> What you should do
The complete listing below should be transcribed precisely.
---
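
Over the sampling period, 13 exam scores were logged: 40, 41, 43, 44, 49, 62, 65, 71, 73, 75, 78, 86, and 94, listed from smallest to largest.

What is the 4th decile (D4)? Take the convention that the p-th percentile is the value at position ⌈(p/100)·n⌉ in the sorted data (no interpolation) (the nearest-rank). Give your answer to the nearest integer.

62

n = 13.
Position = ⌈40/100 · 13⌉ = ⌈5.2⌉ = 6.
The value at rank 6 is 62.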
---
> Problem solution
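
Over the sampling period, 13 exam scores were logged: 40, 41, 43, 44, 49, 62, 65, 71, 73, 75, 78, 86, and 94, listed from smallest to largest.

What is the 4th decile (D4)? Take the convention that the p-th percentile is the value at position ⌈(p/100)·n⌉ in the sorted data (no interpolation) (the nearest-rank). Give your answer to the nearest integer.

62

n = 13.
Position = ⌈40/100 · 13⌉ = ⌈5.2⌉ = 6.
The value at rank 6 is 62.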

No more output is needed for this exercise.